WHAT IS BEING ASKED: Include in the output exactly the lines from the opening of the data through the line containing "Iteratively Factor: o^4", and nothing more.

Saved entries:
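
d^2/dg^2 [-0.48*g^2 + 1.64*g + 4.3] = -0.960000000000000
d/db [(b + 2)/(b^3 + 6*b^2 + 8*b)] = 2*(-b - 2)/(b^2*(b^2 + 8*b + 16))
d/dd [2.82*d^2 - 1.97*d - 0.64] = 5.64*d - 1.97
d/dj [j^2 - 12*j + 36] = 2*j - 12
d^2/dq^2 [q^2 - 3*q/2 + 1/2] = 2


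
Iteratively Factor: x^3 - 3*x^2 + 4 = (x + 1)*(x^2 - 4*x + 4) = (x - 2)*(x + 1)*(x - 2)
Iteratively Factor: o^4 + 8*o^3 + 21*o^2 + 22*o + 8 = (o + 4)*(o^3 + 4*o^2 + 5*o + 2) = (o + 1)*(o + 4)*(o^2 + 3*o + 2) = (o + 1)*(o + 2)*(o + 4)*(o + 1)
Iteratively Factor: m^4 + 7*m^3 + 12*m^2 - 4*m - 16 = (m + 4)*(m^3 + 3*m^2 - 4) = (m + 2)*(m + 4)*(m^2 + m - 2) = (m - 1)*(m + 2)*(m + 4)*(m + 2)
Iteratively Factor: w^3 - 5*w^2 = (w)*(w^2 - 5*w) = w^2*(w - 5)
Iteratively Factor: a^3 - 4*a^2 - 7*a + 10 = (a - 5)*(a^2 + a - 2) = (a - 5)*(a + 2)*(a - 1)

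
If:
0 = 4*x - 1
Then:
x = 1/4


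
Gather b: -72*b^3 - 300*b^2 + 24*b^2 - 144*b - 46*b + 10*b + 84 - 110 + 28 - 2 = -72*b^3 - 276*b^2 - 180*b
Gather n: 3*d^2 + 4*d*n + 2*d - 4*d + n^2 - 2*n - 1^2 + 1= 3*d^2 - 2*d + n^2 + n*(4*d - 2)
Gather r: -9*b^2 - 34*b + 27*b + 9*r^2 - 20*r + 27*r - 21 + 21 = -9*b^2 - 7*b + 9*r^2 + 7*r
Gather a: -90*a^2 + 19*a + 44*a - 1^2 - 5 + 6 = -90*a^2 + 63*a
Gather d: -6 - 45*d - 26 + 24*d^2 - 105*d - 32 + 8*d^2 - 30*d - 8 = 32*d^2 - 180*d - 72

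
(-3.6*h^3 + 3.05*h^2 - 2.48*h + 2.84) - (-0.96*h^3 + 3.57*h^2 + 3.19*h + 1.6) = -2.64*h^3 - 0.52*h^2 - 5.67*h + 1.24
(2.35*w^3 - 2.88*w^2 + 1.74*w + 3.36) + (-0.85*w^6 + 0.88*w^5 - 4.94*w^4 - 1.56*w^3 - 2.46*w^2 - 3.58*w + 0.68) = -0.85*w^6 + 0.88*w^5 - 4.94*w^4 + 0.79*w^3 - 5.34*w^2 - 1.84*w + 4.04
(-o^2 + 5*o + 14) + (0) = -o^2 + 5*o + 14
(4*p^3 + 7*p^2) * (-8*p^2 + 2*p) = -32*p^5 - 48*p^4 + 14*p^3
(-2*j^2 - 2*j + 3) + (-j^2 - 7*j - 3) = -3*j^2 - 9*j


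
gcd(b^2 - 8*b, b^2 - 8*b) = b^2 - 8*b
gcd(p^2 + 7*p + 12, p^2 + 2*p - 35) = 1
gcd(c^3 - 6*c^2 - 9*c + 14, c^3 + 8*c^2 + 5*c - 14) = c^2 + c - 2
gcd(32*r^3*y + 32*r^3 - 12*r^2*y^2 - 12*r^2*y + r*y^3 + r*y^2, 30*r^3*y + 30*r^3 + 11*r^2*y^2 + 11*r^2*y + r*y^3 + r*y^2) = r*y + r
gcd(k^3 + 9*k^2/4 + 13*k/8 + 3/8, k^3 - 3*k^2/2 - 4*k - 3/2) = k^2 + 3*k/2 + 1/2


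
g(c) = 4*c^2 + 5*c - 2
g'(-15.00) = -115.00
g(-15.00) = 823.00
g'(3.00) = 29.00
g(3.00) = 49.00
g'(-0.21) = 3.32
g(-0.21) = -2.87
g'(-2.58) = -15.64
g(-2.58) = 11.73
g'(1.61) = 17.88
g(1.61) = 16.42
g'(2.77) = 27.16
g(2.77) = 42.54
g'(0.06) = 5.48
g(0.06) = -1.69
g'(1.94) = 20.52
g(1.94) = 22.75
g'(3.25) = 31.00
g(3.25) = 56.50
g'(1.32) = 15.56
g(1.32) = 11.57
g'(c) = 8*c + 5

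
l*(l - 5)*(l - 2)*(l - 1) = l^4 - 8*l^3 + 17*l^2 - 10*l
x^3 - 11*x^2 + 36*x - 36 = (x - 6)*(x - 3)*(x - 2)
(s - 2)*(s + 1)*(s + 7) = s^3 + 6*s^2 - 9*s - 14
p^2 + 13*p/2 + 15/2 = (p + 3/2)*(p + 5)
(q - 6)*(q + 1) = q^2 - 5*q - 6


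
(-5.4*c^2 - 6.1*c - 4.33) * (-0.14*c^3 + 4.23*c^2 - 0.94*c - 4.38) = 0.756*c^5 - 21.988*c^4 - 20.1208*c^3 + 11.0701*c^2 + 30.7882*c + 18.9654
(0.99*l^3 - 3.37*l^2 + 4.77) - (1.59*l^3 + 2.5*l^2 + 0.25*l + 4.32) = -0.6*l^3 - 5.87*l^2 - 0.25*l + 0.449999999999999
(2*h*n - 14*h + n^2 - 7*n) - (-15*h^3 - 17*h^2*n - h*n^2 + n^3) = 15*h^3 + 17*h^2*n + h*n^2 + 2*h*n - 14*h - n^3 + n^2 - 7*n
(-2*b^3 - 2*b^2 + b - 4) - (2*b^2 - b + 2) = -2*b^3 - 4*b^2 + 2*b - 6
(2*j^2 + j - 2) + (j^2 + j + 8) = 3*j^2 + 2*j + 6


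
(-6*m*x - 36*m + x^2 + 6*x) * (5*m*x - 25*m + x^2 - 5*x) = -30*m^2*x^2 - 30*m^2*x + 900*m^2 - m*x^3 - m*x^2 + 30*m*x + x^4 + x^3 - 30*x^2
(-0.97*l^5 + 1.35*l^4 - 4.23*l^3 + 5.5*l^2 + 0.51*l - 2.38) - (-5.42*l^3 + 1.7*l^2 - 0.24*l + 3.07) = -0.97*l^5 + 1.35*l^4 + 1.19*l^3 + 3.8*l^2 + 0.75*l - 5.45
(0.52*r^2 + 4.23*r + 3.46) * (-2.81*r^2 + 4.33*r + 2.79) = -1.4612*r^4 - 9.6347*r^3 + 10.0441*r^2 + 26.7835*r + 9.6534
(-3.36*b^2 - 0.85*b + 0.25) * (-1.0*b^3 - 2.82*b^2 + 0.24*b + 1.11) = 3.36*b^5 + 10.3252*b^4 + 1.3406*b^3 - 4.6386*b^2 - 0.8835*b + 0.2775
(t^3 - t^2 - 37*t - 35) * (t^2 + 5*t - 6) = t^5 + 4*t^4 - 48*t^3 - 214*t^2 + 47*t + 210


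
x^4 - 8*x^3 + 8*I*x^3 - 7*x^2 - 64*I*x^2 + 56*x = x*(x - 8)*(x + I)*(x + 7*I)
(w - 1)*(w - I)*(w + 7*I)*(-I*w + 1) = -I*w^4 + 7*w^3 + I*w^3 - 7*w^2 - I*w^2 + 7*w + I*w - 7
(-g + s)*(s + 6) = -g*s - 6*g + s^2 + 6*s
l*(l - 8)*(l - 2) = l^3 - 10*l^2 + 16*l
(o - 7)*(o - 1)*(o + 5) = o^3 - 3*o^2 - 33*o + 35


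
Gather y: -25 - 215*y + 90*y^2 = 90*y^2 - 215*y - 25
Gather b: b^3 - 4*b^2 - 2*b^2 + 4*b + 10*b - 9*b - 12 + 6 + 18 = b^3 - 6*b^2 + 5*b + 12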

WRITTEN RESPONSE:
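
d^2/dg^2 [-0.48*g^2 + 1.64*g + 4.3] = -0.960000000000000
d/db [(b + 2)/(b^3 + 6*b^2 + 8*b)] = 2*(-b - 2)/(b^2*(b^2 + 8*b + 16))
d/dd [2.82*d^2 - 1.97*d - 0.64] = 5.64*d - 1.97
d/dj [j^2 - 12*j + 36] = 2*j - 12
d^2/dq^2 [q^2 - 3*q/2 + 1/2] = 2


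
Iteratively Factor: x^3 - 3*x^2 + 4 = (x + 1)*(x^2 - 4*x + 4) = (x - 2)*(x + 1)*(x - 2)
Iteratively Factor: o^4 + 8*o^3 + 21*o^2 + 22*o + 8 = (o + 4)*(o^3 + 4*o^2 + 5*o + 2) = (o + 1)*(o + 4)*(o^2 + 3*o + 2) = (o + 1)*(o + 2)*(o + 4)*(o + 1)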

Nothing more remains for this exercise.